Your objective: Every record that follows must be returned word for word.

Data extracts:

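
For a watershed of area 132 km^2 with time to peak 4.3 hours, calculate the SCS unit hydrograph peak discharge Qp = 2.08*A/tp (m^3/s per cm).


SCS formula: Qp = 2.08 * A / tp.
Qp = 2.08 * 132 / 4.3
   = 274.56 / 4.3
   = 63.85 m^3/s per cm.

63.85


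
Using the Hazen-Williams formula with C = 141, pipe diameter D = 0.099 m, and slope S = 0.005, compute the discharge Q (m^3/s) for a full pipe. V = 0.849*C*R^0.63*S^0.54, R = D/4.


For a full circular pipe, R = D/4 = 0.099/4 = 0.0248 m.
V = 0.849 * 141 * 0.0248^0.63 * 0.005^0.54
  = 0.849 * 141 * 0.097264 * 0.057206
  = 0.6661 m/s.
Pipe area A = pi*D^2/4 = pi*0.099^2/4 = 0.0077 m^2.
Q = A * V = 0.0077 * 0.6661 = 0.0051 m^3/s.

0.0051


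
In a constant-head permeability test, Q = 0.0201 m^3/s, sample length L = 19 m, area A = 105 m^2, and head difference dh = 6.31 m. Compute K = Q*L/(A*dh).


From K = Q*L / (A*dh):
Numerator: Q*L = 0.0201 * 19 = 0.3819.
Denominator: A*dh = 105 * 6.31 = 662.55.
K = 0.3819 / 662.55 = 0.000576 m/s.

0.000576


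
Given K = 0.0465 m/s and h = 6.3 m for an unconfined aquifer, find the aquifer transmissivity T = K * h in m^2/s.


Transmissivity is defined as T = K * h.
T = 0.0465 * 6.3
  = 0.2929 m^2/s.

0.2929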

Solution to this exercise:
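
For a watershed of area 132 km^2 with time to peak 4.3 hours, calculate the SCS unit hydrograph peak discharge Qp = 2.08*A/tp (m^3/s per cm).


SCS formula: Qp = 2.08 * A / tp.
Qp = 2.08 * 132 / 4.3
   = 274.56 / 4.3
   = 63.85 m^3/s per cm.

63.85


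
Using the Hazen-Williams formula with C = 141, pipe diameter D = 0.099 m, and slope S = 0.005, compute the discharge Q (m^3/s) for a full pipe. V = 0.849*C*R^0.63*S^0.54, R = D/4.


For a full circular pipe, R = D/4 = 0.099/4 = 0.0248 m.
V = 0.849 * 141 * 0.0248^0.63 * 0.005^0.54
  = 0.849 * 141 * 0.097264 * 0.057206
  = 0.6661 m/s.
Pipe area A = pi*D^2/4 = pi*0.099^2/4 = 0.0077 m^2.
Q = A * V = 0.0077 * 0.6661 = 0.0051 m^3/s.

0.0051


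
In a constant-head permeability test, Q = 0.0201 m^3/s, sample length L = 19 m, area A = 105 m^2, and head difference dh = 6.31 m. Compute K = Q*L/(A*dh).


From K = Q*L / (A*dh):
Numerator: Q*L = 0.0201 * 19 = 0.3819.
Denominator: A*dh = 105 * 6.31 = 662.55.
K = 0.3819 / 662.55 = 0.000576 m/s.

0.000576


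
Given K = 0.0465 m/s and h = 6.3 m for an unconfined aquifer, find the aquifer transmissivity T = K * h in m^2/s.


Transmissivity is defined as T = K * h.
T = 0.0465 * 6.3
  = 0.2929 m^2/s.

0.2929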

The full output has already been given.